Problem.
What lines of the data hold the string "infill"? Copy them all.

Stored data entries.
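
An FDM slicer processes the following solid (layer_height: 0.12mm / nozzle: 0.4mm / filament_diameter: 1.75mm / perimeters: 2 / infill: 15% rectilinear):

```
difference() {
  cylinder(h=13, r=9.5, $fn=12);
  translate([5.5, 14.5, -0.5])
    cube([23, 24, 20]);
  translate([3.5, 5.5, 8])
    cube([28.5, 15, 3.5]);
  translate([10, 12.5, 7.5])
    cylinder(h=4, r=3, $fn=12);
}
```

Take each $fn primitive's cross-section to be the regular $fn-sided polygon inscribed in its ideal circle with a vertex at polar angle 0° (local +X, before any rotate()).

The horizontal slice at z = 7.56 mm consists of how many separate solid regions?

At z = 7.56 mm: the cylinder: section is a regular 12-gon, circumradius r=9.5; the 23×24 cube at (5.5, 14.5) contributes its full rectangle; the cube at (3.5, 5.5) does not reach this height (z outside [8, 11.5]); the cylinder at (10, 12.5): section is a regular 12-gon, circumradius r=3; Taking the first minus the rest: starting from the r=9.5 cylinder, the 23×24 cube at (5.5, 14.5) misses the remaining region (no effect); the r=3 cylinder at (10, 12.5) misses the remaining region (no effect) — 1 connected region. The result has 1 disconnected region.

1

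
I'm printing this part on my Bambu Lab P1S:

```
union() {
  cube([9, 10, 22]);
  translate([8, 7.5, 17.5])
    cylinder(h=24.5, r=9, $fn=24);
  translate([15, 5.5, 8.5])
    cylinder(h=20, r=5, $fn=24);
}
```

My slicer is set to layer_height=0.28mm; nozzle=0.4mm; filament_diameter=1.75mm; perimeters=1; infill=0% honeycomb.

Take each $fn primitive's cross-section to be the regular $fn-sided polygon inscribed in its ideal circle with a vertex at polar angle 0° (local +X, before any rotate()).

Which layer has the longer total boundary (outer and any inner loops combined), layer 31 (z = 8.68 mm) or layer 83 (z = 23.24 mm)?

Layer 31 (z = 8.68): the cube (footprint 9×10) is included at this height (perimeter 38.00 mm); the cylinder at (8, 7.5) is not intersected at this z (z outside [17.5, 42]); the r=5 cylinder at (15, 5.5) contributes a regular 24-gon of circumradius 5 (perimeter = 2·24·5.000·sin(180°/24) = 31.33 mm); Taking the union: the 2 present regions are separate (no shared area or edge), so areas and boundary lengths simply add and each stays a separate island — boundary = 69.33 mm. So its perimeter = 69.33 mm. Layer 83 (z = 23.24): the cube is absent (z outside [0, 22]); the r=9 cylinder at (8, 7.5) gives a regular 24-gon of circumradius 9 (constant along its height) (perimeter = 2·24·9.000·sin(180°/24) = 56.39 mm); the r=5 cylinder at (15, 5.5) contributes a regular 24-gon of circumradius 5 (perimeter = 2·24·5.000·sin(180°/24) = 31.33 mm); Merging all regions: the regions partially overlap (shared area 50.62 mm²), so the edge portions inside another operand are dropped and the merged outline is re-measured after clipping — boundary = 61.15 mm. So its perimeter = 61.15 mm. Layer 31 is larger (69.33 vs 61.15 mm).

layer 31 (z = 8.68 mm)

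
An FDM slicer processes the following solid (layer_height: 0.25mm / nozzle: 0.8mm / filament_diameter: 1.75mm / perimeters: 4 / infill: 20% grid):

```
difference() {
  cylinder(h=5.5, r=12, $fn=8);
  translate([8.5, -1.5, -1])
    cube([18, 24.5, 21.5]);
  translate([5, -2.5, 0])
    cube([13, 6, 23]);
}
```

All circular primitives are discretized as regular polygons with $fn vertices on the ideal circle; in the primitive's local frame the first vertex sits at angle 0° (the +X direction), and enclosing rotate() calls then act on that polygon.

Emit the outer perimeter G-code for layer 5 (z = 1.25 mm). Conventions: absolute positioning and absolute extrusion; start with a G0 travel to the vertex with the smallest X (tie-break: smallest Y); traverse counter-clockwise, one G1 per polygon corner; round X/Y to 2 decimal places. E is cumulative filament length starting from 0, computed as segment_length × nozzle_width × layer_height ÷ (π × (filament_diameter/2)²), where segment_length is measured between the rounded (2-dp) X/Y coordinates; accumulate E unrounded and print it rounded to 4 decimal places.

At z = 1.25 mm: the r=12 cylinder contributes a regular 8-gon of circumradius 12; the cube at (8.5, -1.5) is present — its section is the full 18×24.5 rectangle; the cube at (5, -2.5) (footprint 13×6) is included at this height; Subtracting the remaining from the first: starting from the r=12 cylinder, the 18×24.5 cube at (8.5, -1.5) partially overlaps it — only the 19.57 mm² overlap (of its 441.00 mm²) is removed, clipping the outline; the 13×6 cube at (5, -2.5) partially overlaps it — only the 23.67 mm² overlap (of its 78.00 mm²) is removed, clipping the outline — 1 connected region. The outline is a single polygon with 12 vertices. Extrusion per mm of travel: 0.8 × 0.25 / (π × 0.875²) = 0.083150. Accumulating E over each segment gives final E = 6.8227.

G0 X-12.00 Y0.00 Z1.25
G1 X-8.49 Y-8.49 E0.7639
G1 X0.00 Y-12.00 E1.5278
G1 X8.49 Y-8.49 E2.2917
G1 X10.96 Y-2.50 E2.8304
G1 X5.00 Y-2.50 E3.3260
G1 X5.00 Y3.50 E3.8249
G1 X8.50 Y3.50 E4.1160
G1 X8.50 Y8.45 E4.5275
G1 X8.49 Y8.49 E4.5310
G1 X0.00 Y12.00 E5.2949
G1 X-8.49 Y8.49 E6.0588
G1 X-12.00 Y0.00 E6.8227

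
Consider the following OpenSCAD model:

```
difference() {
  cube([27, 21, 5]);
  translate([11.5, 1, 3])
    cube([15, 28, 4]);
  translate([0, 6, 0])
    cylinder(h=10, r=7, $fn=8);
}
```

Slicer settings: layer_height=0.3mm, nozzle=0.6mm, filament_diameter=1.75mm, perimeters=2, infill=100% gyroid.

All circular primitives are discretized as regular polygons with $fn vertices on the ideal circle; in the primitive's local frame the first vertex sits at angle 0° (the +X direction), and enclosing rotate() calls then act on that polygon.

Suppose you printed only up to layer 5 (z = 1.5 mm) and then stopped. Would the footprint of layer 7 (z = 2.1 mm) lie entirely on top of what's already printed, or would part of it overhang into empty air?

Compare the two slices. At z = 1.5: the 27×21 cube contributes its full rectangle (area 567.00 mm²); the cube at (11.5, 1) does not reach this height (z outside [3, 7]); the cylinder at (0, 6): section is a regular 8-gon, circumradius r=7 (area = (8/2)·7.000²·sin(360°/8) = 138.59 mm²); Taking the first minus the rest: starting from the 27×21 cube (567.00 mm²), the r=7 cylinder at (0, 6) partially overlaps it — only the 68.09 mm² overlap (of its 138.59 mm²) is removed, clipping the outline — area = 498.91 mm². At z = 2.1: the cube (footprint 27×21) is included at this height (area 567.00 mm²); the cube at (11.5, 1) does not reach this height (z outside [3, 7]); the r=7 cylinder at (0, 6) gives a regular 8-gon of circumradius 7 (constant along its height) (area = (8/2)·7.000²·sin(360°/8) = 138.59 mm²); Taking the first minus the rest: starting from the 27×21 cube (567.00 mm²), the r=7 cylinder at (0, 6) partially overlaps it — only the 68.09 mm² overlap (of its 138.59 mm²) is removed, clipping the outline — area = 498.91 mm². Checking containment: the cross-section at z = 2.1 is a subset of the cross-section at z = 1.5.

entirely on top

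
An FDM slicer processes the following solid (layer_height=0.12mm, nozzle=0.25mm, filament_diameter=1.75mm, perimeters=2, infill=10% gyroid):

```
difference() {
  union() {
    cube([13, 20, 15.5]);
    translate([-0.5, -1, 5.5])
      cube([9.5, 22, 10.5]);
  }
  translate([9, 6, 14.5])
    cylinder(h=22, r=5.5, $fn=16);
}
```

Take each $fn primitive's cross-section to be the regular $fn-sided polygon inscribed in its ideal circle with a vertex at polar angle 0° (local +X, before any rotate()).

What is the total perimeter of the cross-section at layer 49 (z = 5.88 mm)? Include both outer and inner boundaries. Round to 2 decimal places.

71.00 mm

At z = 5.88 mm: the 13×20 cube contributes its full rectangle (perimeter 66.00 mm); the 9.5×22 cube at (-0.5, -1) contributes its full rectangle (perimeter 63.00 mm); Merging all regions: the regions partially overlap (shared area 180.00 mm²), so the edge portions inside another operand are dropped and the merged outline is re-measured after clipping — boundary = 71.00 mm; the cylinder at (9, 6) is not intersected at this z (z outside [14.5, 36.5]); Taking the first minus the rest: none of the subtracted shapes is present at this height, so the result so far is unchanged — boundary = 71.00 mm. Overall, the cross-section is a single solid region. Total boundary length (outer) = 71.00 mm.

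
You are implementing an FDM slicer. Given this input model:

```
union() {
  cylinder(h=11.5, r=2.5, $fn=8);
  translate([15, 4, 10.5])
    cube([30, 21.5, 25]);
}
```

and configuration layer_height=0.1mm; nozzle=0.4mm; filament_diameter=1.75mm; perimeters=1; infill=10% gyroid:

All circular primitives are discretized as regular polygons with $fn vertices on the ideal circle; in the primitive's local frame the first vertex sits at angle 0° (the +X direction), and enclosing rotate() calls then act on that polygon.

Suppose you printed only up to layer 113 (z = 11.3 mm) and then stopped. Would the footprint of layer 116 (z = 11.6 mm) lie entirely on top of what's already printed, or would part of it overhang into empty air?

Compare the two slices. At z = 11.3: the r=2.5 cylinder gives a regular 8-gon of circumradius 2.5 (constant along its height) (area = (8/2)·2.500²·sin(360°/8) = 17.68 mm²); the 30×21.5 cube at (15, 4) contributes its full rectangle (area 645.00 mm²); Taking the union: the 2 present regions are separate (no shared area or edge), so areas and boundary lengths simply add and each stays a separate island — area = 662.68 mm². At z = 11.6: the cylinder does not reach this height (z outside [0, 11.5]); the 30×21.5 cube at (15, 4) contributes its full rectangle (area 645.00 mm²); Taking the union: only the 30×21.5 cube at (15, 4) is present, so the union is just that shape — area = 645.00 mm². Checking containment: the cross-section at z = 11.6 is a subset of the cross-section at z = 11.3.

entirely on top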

Answer space.
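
An FDM slicer processes the following solid (layer_height: 0.12mm / nozzle: 0.4mm / filament_diameter: 1.75mm / perimeters: 2 / infill: 15% rectilinear):
My slicer is set to layer_height=0.28mm; nozzle=0.4mm; filament_diameter=1.75mm; perimeters=1; infill=0% honeycomb.
An FDM slicer processes the following solid (layer_height: 0.25mm / nozzle: 0.8mm / filament_diameter: 1.75mm / perimeters: 4 / infill: 20% grid):
Slicer settings: layer_height=0.3mm, nozzle=0.6mm, filament_diameter=1.75mm, perimeters=2, infill=100% gyroid.
An FDM slicer processes the following solid (layer_height=0.12mm, nozzle=0.25mm, filament_diameter=1.75mm, perimeters=2, infill=10% gyroid):
and configuration layer_height=0.1mm; nozzle=0.4mm; filament_diameter=1.75mm; perimeters=1; infill=10% gyroid: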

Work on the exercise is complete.